**INSTRUCTIONS TO FOLLOW**
Starting with the line that holds "- Nov 15: sold 432 copies", copy out each remaining line of the listing below, up to and including the last one, and include nothing else.

**EXERCISE DATA**
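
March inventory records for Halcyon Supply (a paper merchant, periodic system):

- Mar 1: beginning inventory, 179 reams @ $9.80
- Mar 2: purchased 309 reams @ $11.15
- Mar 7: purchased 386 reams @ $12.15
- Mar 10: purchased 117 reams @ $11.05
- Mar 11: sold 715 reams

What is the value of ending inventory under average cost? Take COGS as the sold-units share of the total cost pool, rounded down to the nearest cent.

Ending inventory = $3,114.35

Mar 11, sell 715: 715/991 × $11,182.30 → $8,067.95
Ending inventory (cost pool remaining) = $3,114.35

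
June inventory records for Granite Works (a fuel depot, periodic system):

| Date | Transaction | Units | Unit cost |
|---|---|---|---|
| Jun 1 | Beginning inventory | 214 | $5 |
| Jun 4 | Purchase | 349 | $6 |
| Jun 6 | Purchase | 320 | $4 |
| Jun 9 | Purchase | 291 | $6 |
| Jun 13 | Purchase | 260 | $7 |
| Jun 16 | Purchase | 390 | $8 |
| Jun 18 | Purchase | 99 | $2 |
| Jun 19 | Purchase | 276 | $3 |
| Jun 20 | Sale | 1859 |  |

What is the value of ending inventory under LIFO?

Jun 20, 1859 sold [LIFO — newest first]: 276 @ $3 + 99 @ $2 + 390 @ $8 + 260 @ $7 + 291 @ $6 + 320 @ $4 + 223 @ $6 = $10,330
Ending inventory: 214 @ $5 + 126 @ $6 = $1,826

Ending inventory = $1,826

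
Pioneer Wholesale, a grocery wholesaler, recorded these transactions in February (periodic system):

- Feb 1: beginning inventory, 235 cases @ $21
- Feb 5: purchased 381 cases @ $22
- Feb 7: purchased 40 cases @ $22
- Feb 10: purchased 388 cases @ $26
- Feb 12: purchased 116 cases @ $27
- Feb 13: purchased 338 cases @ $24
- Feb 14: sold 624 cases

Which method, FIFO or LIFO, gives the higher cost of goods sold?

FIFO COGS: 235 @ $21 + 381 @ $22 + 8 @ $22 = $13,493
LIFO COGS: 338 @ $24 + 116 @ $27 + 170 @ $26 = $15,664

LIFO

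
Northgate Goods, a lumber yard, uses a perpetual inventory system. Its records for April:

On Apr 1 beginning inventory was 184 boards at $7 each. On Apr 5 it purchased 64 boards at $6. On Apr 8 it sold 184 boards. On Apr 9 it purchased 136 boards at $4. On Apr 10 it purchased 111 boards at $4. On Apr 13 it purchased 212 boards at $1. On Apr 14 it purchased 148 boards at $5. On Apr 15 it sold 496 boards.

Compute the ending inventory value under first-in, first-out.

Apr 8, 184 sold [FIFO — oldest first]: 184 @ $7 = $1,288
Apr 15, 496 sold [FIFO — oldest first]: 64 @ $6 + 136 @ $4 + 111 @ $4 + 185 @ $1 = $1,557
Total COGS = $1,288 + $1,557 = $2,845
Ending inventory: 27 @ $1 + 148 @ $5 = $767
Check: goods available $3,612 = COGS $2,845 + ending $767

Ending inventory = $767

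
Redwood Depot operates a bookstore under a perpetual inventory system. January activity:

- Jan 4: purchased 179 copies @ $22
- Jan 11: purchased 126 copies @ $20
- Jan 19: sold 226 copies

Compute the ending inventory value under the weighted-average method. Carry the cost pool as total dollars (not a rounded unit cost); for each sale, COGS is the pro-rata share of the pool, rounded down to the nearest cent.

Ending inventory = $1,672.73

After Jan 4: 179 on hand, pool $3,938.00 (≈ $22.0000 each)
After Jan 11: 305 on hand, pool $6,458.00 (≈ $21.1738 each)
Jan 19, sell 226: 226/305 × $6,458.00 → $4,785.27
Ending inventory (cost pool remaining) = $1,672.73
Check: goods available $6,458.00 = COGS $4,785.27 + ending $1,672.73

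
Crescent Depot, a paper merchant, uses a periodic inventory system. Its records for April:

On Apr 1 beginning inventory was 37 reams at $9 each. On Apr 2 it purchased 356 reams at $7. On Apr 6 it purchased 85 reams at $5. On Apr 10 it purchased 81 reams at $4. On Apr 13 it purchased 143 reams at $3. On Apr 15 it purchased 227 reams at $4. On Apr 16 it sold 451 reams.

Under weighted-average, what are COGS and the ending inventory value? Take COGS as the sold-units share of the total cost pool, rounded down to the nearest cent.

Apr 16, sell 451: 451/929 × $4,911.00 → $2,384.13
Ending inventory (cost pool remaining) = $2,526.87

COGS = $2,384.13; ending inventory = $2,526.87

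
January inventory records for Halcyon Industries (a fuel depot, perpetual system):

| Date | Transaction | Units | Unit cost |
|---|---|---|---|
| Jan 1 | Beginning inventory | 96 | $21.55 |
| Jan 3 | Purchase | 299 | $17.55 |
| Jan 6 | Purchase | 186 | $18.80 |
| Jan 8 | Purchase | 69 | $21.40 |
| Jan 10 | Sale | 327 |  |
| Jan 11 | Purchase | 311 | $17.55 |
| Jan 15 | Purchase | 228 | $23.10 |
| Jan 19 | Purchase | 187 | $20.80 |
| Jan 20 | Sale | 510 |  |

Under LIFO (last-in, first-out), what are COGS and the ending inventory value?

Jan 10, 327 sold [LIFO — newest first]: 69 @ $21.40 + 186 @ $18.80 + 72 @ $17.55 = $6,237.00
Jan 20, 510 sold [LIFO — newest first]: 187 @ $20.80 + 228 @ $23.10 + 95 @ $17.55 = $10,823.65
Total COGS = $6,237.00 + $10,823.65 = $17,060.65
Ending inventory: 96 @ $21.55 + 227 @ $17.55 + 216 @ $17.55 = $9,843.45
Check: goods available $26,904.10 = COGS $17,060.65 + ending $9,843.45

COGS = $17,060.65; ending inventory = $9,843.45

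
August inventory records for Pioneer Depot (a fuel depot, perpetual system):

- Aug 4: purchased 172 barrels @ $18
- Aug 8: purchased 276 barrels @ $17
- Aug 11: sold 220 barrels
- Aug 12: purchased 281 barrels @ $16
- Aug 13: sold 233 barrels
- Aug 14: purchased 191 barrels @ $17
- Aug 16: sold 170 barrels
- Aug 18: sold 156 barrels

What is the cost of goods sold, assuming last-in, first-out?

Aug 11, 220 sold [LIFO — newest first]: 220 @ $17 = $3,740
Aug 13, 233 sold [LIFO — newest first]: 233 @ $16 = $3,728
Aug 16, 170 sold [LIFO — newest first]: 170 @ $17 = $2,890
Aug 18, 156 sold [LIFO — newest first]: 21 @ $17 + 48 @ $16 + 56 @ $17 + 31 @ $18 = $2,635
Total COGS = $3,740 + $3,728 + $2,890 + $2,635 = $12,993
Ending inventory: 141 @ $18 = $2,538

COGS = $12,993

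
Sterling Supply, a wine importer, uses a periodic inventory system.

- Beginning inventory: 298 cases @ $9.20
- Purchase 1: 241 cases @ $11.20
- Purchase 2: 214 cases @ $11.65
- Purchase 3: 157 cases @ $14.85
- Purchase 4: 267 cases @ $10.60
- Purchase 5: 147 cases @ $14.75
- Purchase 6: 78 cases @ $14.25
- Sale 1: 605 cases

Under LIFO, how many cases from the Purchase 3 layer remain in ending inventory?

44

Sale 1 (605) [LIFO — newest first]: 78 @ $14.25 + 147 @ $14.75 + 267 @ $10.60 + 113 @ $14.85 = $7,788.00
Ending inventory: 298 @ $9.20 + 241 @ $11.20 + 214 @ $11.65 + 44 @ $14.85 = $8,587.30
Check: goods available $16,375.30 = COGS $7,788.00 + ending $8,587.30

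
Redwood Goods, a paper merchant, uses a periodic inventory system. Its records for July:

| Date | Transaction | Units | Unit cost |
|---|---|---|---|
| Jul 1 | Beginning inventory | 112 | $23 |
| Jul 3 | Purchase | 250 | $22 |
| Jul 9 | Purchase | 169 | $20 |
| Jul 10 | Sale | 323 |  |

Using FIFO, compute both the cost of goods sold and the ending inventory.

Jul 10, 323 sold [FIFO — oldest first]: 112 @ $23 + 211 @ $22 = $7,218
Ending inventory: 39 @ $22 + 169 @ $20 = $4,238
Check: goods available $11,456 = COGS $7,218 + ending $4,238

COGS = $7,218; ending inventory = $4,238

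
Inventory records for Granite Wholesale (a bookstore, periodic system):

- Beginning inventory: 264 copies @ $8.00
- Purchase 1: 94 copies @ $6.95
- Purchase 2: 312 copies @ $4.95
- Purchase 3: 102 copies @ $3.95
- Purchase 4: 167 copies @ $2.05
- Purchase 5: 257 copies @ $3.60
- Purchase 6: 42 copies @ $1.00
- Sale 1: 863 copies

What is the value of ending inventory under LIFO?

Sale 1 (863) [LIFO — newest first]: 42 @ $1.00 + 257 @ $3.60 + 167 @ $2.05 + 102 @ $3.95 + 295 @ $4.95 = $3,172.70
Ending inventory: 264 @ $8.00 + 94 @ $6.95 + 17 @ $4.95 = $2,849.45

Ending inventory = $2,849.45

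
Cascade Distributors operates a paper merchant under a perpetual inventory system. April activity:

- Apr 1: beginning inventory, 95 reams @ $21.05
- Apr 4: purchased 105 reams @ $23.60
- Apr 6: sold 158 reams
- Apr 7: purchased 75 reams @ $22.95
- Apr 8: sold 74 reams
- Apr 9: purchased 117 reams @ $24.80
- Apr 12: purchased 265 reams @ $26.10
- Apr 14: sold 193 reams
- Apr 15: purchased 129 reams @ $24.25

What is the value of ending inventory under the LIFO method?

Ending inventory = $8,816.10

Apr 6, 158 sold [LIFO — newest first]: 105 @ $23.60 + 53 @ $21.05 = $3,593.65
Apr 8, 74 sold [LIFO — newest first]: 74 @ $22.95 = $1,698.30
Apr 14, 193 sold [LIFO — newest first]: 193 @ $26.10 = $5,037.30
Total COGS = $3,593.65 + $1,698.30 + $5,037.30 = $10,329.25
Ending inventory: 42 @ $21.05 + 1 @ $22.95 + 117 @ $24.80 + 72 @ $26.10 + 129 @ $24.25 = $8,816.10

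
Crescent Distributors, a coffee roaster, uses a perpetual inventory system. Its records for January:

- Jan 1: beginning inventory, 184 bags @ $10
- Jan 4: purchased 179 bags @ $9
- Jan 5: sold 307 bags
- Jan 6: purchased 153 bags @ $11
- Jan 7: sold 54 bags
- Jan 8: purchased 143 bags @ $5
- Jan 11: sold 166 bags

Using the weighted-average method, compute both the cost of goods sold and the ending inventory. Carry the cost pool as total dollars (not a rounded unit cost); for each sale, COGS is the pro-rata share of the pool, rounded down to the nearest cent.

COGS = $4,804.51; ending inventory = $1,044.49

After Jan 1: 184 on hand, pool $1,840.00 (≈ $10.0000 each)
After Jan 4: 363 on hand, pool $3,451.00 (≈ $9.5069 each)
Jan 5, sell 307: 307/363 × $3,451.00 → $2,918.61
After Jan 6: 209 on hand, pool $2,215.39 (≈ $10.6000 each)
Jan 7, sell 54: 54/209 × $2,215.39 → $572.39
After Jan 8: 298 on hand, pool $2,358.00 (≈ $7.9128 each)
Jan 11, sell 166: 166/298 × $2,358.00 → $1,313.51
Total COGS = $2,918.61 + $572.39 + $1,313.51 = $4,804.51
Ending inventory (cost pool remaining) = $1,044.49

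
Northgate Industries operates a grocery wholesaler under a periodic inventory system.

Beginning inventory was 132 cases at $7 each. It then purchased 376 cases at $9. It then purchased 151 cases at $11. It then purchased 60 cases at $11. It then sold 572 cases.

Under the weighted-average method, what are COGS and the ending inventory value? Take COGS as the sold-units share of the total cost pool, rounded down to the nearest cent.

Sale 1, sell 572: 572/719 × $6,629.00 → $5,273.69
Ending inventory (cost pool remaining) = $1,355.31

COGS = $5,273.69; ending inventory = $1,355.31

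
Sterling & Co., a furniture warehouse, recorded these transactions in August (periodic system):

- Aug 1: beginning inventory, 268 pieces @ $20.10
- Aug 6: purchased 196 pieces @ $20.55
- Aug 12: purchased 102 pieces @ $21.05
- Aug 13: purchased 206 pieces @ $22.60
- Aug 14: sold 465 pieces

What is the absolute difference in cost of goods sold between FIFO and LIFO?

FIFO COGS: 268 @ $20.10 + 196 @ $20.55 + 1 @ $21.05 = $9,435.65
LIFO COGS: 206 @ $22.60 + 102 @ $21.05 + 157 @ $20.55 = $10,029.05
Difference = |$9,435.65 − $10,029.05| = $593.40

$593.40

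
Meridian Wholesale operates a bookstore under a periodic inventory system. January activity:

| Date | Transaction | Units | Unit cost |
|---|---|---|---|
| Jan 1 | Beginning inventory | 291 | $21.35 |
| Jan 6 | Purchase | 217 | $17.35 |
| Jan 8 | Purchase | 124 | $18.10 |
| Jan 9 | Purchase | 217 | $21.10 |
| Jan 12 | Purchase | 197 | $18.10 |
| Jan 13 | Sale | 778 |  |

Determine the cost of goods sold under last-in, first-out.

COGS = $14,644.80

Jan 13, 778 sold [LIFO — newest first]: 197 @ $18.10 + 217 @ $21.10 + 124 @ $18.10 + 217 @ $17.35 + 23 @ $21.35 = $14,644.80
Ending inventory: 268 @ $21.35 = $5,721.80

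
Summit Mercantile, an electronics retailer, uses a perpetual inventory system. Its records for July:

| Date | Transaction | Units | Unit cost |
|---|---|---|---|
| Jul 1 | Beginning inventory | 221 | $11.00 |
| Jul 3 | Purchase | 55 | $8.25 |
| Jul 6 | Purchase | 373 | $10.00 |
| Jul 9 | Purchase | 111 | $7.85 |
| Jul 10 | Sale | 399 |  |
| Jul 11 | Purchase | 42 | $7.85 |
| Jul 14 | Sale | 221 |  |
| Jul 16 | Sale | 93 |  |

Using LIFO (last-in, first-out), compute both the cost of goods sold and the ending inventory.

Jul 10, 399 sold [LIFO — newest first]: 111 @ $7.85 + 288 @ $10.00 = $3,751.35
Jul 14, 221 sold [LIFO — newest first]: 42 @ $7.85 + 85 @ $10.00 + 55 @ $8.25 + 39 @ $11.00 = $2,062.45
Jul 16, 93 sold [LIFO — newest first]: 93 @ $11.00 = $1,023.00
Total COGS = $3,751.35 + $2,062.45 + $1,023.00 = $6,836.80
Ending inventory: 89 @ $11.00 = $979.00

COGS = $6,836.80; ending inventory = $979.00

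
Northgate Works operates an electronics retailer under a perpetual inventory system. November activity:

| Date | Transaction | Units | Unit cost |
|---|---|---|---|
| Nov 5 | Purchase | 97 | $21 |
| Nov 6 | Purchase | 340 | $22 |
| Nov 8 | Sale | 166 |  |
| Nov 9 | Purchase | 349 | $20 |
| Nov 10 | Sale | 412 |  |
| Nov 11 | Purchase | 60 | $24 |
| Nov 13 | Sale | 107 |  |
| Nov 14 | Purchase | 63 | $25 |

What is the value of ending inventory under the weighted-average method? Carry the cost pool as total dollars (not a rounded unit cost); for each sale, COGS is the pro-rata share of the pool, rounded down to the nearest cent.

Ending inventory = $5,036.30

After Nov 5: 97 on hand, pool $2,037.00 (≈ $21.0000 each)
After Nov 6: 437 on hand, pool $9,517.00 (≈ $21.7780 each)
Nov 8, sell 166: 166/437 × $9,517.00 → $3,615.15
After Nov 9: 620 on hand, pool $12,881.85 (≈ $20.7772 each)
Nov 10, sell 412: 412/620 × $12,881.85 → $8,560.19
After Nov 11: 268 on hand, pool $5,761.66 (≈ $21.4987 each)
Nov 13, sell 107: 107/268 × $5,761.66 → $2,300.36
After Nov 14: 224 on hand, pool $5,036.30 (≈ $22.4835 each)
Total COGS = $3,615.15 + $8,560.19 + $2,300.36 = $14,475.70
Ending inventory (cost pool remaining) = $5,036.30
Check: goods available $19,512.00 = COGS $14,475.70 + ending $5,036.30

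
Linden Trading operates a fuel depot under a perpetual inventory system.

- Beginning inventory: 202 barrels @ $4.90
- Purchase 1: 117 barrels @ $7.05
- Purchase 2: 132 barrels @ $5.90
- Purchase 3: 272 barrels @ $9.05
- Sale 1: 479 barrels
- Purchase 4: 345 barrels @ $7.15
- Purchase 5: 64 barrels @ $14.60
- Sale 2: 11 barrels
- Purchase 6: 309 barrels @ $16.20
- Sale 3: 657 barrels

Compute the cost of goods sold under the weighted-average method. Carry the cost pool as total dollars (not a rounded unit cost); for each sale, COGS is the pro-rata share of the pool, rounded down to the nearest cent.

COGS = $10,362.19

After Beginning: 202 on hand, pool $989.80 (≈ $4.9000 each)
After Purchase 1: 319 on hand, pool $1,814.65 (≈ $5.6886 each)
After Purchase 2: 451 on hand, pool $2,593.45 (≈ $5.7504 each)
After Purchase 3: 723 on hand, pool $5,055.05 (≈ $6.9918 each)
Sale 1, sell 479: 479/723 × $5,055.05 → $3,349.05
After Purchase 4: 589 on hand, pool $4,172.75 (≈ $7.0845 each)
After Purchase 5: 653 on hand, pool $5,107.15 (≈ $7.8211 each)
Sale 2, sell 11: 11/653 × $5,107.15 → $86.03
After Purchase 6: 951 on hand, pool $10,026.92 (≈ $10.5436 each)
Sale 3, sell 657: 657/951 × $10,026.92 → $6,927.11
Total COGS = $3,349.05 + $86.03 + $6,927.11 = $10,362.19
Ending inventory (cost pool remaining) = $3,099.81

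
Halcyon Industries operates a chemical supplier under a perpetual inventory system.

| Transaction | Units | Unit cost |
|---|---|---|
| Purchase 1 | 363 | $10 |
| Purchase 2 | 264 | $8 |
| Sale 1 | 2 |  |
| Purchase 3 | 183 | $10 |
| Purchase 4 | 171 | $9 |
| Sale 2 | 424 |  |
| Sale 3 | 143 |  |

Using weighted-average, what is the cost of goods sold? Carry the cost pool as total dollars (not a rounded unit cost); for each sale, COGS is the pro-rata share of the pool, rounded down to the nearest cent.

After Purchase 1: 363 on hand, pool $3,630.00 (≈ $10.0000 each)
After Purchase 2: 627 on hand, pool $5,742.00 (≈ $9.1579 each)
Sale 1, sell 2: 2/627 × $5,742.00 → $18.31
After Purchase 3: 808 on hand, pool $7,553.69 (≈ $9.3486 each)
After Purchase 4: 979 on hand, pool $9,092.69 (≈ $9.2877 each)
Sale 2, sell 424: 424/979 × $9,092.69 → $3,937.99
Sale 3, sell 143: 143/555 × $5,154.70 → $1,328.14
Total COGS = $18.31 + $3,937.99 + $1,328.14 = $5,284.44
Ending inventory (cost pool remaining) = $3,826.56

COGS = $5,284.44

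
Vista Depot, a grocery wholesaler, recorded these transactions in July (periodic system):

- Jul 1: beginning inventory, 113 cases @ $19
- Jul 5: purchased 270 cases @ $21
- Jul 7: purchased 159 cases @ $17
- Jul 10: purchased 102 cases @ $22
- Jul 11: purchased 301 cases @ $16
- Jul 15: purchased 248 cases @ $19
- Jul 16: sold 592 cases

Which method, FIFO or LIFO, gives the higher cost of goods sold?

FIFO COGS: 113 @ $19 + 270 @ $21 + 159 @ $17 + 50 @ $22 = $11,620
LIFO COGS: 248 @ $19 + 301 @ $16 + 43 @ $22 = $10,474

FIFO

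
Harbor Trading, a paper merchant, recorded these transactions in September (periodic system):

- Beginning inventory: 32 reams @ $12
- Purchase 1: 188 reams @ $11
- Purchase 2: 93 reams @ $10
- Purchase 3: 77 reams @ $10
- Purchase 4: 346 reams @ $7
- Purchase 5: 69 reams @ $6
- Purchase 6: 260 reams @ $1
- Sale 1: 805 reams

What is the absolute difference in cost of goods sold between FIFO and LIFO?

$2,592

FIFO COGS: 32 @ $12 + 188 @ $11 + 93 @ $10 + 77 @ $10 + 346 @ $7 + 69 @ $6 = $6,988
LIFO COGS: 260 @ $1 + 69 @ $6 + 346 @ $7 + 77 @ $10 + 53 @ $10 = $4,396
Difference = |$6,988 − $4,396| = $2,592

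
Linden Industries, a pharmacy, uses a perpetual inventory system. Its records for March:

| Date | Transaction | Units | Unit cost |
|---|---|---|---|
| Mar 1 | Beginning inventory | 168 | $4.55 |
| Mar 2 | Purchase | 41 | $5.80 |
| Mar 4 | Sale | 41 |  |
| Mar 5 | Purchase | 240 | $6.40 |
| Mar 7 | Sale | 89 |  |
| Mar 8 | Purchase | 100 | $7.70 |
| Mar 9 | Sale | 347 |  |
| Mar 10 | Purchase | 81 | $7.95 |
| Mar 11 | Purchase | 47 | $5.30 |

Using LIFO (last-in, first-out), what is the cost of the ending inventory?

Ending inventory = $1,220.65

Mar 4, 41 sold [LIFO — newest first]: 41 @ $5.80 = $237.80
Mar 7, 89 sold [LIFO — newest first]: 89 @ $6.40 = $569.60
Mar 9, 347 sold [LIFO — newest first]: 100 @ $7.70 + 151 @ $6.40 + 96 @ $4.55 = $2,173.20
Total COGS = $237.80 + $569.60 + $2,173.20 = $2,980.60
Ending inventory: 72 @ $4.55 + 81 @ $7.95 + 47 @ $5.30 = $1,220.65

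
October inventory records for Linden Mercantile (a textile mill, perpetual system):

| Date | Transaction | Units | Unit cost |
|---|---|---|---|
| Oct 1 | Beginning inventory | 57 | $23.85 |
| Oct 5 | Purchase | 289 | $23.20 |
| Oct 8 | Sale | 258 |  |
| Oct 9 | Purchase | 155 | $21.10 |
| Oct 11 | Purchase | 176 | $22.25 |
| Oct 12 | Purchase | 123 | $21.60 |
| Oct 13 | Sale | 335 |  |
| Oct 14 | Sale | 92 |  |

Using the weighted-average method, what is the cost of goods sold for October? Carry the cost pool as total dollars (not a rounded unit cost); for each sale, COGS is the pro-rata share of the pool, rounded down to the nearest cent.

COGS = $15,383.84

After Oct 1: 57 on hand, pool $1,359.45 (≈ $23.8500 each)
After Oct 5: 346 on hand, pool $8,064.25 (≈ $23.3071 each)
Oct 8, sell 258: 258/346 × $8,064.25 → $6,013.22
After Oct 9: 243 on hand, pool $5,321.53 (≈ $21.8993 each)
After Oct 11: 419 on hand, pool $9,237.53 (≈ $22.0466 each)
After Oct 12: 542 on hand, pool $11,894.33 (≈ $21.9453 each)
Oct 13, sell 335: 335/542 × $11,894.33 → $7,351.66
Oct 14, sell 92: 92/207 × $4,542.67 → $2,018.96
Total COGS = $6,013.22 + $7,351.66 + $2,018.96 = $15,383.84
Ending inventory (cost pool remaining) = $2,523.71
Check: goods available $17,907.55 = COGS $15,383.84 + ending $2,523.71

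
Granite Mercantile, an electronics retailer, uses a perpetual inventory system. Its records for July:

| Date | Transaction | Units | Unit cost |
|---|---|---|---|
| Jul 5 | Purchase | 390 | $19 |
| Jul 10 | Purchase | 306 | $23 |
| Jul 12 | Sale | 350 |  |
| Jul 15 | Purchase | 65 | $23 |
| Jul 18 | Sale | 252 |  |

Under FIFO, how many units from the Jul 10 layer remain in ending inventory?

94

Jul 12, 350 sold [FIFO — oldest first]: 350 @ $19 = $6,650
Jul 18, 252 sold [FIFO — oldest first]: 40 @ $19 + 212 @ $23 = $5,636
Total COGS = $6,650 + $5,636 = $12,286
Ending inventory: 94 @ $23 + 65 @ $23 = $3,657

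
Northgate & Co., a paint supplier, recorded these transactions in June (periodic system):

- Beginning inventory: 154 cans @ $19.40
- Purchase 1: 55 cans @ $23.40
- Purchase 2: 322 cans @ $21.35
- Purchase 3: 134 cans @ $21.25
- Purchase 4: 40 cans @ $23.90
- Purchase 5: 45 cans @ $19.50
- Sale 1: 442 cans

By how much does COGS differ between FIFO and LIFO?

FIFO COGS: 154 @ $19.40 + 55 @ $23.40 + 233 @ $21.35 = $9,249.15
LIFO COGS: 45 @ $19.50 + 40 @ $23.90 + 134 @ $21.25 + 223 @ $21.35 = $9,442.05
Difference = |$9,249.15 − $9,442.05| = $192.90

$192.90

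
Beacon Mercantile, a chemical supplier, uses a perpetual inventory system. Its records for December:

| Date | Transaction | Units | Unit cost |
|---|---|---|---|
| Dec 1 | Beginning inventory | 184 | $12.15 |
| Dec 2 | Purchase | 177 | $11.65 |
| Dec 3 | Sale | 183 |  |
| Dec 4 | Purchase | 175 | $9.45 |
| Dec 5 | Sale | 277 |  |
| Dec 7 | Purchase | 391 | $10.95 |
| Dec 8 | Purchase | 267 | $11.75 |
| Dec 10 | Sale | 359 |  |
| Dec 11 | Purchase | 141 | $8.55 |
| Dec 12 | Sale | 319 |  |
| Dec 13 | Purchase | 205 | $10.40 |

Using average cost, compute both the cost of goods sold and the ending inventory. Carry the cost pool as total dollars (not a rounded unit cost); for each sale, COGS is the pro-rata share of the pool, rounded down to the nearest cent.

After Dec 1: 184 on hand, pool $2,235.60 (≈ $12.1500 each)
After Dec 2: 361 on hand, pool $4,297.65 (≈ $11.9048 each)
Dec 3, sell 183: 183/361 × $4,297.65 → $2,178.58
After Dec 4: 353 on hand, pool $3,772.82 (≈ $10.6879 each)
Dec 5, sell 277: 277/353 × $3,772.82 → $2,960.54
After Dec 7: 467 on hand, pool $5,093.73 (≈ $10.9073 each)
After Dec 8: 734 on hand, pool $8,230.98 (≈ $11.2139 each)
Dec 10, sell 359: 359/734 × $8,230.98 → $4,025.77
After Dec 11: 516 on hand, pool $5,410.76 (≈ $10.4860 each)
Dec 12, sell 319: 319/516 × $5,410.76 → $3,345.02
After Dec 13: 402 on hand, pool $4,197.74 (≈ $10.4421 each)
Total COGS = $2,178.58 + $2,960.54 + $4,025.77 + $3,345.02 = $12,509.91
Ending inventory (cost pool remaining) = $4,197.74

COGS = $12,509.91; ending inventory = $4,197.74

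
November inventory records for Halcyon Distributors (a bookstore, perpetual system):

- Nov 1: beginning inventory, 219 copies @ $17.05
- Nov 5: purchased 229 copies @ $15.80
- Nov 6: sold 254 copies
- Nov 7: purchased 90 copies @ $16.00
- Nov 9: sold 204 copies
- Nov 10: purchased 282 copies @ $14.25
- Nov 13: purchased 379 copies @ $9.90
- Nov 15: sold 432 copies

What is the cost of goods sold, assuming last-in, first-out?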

**PROBLEM SOLUTION**
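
- Nov 15: sold 432 copies

What is the cost of goods sold, assuming last-in, first-out?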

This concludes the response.